* **MATERIAL PROVIDED**
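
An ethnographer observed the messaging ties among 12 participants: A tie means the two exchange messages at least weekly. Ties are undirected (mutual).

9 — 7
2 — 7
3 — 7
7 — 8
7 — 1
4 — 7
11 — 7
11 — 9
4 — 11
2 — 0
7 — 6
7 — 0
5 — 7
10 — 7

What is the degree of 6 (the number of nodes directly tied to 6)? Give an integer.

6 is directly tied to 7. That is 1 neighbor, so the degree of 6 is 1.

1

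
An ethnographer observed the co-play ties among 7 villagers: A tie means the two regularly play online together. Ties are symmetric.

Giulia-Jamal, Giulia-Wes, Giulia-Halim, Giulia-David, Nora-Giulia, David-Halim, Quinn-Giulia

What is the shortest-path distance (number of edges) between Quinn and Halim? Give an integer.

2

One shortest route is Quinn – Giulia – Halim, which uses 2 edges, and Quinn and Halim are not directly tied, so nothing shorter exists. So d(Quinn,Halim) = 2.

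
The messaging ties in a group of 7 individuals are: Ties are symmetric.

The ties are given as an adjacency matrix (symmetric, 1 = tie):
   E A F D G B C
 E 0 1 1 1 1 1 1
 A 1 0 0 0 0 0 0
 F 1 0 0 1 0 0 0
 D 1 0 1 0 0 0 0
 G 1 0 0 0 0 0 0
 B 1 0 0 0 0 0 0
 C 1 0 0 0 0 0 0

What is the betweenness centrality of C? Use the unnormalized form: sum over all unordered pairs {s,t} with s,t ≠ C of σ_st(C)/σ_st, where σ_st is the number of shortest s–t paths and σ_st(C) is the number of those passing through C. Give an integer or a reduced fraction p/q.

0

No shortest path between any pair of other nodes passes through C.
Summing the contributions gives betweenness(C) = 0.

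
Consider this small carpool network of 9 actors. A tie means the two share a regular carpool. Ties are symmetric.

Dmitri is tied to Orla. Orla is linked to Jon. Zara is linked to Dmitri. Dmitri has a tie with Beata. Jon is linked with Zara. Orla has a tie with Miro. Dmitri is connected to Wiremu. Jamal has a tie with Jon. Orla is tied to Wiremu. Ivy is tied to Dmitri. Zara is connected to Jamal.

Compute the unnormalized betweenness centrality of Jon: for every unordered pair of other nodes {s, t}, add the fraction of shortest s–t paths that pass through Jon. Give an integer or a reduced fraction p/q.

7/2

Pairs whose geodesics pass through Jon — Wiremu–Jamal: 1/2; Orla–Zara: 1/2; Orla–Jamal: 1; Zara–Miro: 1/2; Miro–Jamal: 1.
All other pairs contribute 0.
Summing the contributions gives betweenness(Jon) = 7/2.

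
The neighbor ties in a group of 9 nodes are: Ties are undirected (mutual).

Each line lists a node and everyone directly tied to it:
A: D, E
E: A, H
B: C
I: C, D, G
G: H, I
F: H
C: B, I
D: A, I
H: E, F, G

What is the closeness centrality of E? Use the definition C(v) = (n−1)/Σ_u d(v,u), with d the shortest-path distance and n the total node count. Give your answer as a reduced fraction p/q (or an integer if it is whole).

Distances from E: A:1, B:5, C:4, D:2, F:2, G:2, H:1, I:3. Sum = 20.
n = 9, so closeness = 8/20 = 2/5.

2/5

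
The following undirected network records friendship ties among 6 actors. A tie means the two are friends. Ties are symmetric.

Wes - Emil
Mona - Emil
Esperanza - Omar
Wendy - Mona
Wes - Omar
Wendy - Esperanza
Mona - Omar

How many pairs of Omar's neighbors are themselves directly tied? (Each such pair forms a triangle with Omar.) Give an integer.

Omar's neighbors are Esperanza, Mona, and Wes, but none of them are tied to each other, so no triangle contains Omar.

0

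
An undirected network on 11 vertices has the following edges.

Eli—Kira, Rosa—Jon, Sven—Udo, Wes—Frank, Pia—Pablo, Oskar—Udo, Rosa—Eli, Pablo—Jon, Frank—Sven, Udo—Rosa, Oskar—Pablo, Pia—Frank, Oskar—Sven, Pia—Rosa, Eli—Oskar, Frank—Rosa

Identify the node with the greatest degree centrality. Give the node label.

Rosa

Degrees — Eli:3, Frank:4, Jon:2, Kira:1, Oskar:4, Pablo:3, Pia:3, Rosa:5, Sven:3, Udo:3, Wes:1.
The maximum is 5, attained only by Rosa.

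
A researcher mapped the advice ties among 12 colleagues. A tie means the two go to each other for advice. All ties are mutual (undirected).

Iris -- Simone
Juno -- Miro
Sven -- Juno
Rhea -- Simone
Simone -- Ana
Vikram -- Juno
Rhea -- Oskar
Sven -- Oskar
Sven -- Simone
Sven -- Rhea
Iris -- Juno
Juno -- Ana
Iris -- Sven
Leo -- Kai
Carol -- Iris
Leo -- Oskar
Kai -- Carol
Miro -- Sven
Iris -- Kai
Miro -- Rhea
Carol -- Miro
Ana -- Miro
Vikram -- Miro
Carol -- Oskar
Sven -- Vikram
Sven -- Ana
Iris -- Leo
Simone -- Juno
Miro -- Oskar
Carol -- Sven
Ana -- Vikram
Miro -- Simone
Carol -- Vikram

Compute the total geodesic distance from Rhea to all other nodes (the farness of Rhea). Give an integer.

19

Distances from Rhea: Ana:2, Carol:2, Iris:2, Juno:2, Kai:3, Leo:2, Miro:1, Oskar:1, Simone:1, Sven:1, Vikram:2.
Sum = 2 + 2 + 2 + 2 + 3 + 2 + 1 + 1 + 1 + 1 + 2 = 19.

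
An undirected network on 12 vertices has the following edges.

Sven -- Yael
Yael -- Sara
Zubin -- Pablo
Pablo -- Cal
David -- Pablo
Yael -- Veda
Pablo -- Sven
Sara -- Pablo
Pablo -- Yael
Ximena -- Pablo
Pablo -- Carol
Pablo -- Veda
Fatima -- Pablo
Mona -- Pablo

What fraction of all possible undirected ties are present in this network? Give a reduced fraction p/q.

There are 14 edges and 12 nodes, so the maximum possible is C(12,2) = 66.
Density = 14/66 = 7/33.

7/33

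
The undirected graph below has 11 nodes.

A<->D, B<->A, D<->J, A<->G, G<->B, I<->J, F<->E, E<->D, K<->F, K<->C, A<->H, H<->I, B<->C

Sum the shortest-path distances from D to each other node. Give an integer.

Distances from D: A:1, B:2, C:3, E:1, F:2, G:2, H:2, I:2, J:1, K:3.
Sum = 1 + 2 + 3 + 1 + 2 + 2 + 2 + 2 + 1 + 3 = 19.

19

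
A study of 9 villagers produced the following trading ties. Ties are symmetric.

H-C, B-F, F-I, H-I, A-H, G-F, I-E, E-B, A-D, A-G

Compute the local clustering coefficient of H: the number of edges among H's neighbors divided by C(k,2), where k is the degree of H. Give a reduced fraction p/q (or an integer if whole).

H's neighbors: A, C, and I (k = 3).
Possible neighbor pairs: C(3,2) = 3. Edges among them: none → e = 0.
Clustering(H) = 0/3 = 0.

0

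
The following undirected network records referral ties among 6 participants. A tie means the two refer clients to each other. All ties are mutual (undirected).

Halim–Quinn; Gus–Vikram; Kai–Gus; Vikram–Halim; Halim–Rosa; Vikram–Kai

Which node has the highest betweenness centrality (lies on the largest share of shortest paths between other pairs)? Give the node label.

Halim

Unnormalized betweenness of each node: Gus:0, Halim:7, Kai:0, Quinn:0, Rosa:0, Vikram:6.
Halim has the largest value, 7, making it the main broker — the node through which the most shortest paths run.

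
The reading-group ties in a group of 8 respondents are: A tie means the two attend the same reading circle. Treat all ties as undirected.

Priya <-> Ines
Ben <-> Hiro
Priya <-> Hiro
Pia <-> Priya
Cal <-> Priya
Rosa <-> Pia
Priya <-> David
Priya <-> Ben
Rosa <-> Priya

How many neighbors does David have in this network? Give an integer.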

* **ACTIVITY**
Copy every record exactly as presented.

* **SOLVED PROBLEM**
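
An ethnographer observed the messaging ties among 12 participants: A tie means the two exchange messages at least weekly. Ties are undirected (mutual).

9 — 7
2 — 7
3 — 7
7 — 8
7 — 1
4 — 7
11 — 7
11 — 9
4 — 11
2 — 0
7 — 6
7 — 0
5 — 7
10 — 7

What is the degree of 6 (the number of nodes directly tied to 6)? Give an integer.

6 is directly tied to 7. That is 1 neighbor, so the degree of 6 is 1.

1

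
An ethnographer observed the co-play ties among 7 villagers: A tie means the two regularly play online together. Ties are symmetric.

Giulia-Jamal, Giulia-Wes, Giulia-Halim, Giulia-David, Nora-Giulia, David-Halim, Quinn-Giulia

What is the shortest-path distance (number of edges) between Quinn and Halim? Give an integer.

2

One shortest route is Quinn – Giulia – Halim, which uses 2 edges, and Quinn and Halim are not directly tied, so nothing shorter exists. So d(Quinn,Halim) = 2.

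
The messaging ties in a group of 7 individuals are: Ties are symmetric.

The ties are given as an adjacency matrix (symmetric, 1 = tie):
   E A F D G B C
 E 0 1 1 1 1 1 1
 A 1 0 0 0 0 0 0
 F 1 0 0 1 0 0 0
 D 1 0 1 0 0 0 0
 G 1 0 0 0 0 0 0
 B 1 0 0 0 0 0 0
 C 1 0 0 0 0 0 0

What is the betweenness centrality of C? Use the unnormalized form: sum over all unordered pairs {s,t} with s,t ≠ C of σ_st(C)/σ_st, where σ_st is the number of shortest s–t paths and σ_st(C) is the number of those passing through C. Give an integer or a reduced fraction p/q.

0

No shortest path between any pair of other nodes passes through C.
Summing the contributions gives betweenness(C) = 0.

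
Consider this small carpool network of 9 actors. A tie means the two share a regular carpool. Ties are symmetric.

Dmitri is tied to Orla. Orla is linked to Jon. Zara is linked to Dmitri. Dmitri has a tie with Beata. Jon is linked with Zara. Orla has a tie with Miro. Dmitri is connected to Wiremu. Jamal has a tie with Jon. Orla is tied to Wiremu. Ivy is tied to Dmitri. Zara is connected to Jamal.

Compute the unnormalized betweenness centrality of Jon: for every unordered pair of other nodes {s, t}, add the fraction of shortest s–t paths that pass through Jon. Give an integer or a reduced fraction p/q.

7/2

Pairs whose geodesics pass through Jon — Wiremu–Jamal: 1/2; Orla–Zara: 1/2; Orla–Jamal: 1; Zara–Miro: 1/2; Miro–Jamal: 1.
All other pairs contribute 0.
Summing the contributions gives betweenness(Jon) = 7/2.

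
The neighbor ties in a group of 9 nodes are: Ties are undirected (mutual).

Each line lists a node and everyone directly tied to it:
A: D, E
E: A, H
B: C
I: C, D, G
G: H, I
F: H
C: B, I
D: A, I
H: E, F, G

What is the closeness centrality of E? Use the definition C(v) = (n−1)/Σ_u d(v,u), with d the shortest-path distance and n the total node count. Give your answer as a reduced fraction p/q (or an integer if it is whole).

Distances from E: A:1, B:5, C:4, D:2, F:2, G:2, H:1, I:3. Sum = 20.
n = 9, so closeness = 8/20 = 2/5.

2/5

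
The following undirected network records friendship ties among 6 actors. A tie means the two are friends. Ties are symmetric.

Wes - Emil
Mona - Emil
Esperanza - Omar
Wendy - Mona
Wes - Omar
Wendy - Esperanza
Mona - Omar

How many pairs of Omar's neighbors are themselves directly tied? (Each such pair forms a triangle with Omar.) Give an integer.

Omar's neighbors are Esperanza, Mona, and Wes, but none of them are tied to each other, so no triangle contains Omar.

0

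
An undirected network on 11 vertices has the following edges.

Eli—Kira, Rosa—Jon, Sven—Udo, Wes—Frank, Pia—Pablo, Oskar—Udo, Rosa—Eli, Pablo—Jon, Frank—Sven, Udo—Rosa, Oskar—Pablo, Pia—Frank, Oskar—Sven, Pia—Rosa, Eli—Oskar, Frank—Rosa

Identify the node with the greatest degree centrality. Give the node label.

Rosa

Degrees — Eli:3, Frank:4, Jon:2, Kira:1, Oskar:4, Pablo:3, Pia:3, Rosa:5, Sven:3, Udo:3, Wes:1.
The maximum is 5, attained only by Rosa.

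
A researcher mapped the advice ties among 12 colleagues. A tie means the two go to each other for advice. All ties are mutual (undirected).

Iris -- Simone
Juno -- Miro
Sven -- Juno
Rhea -- Simone
Simone -- Ana
Vikram -- Juno
Rhea -- Oskar
Sven -- Oskar
Sven -- Simone
Sven -- Rhea
Iris -- Juno
Juno -- Ana
Iris -- Sven
Leo -- Kai
Carol -- Iris
Leo -- Oskar
Kai -- Carol
Miro -- Sven
Iris -- Kai
Miro -- Rhea
Carol -- Miro
Ana -- Miro
Vikram -- Miro
Carol -- Oskar
Sven -- Vikram
Sven -- Ana
Iris -- Leo
Simone -- Juno
Miro -- Oskar
Carol -- Sven
Ana -- Vikram
Miro -- Simone
Carol -- Vikram

Compute the total geodesic distance from Rhea to all other nodes (the farness of Rhea). Give an integer.

19

Distances from Rhea: Ana:2, Carol:2, Iris:2, Juno:2, Kai:3, Leo:2, Miro:1, Oskar:1, Simone:1, Sven:1, Vikram:2.
Sum = 2 + 2 + 2 + 2 + 3 + 2 + 1 + 1 + 1 + 1 + 2 = 19.

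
An undirected network on 12 vertices has the following edges.

Sven -- Yael
Yael -- Sara
Zubin -- Pablo
Pablo -- Cal
David -- Pablo
Yael -- Veda
Pablo -- Sven
Sara -- Pablo
Pablo -- Yael
Ximena -- Pablo
Pablo -- Carol
Pablo -- Veda
Fatima -- Pablo
Mona -- Pablo

What fraction of all possible undirected ties are present in this network? Give a reduced fraction p/q.

There are 14 edges and 12 nodes, so the maximum possible is C(12,2) = 66.
Density = 14/66 = 7/33.

7/33

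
The undirected graph below has 11 nodes.

A<->D, B<->A, D<->J, A<->G, G<->B, I<->J, F<->E, E<->D, K<->F, K<->C, A<->H, H<->I, B<->C

Sum the shortest-path distances from D to each other node. Give an integer.

Distances from D: A:1, B:2, C:3, E:1, F:2, G:2, H:2, I:2, J:1, K:3.
Sum = 1 + 2 + 3 + 1 + 2 + 2 + 2 + 2 + 1 + 3 = 19.

19

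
A study of 9 villagers produced the following trading ties. Ties are symmetric.

H-C, B-F, F-I, H-I, A-H, G-F, I-E, E-B, A-D, A-G

Compute the local clustering coefficient of H: the number of edges among H's neighbors divided by C(k,2), where k is the degree of H. Give a reduced fraction p/q (or an integer if whole).

H's neighbors: A, C, and I (k = 3).
Possible neighbor pairs: C(3,2) = 3. Edges among them: none → e = 0.
Clustering(H) = 0/3 = 0.

0

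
The following undirected network records referral ties among 6 participants. A tie means the two refer clients to each other. All ties are mutual (undirected).

Halim–Quinn; Gus–Vikram; Kai–Gus; Vikram–Halim; Halim–Rosa; Vikram–Kai

Which node has the highest betweenness centrality (lies on the largest share of shortest paths between other pairs)? Give the node label.

Halim

Unnormalized betweenness of each node: Gus:0, Halim:7, Kai:0, Quinn:0, Rosa:0, Vikram:6.
Halim has the largest value, 7, making it the main broker — the node through which the most shortest paths run.

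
The reading-group ties in a group of 8 respondents are: A tie means the two attend the same reading circle. Treat all ties as undirected.

Priya <-> Ines
Ben <-> Hiro
Priya <-> Hiro
Pia <-> Priya
Cal <-> Priya
Rosa <-> Pia
Priya <-> David
Priya <-> Ben
Rosa <-> Priya

How many neighbors does David have in this network? Give an integer.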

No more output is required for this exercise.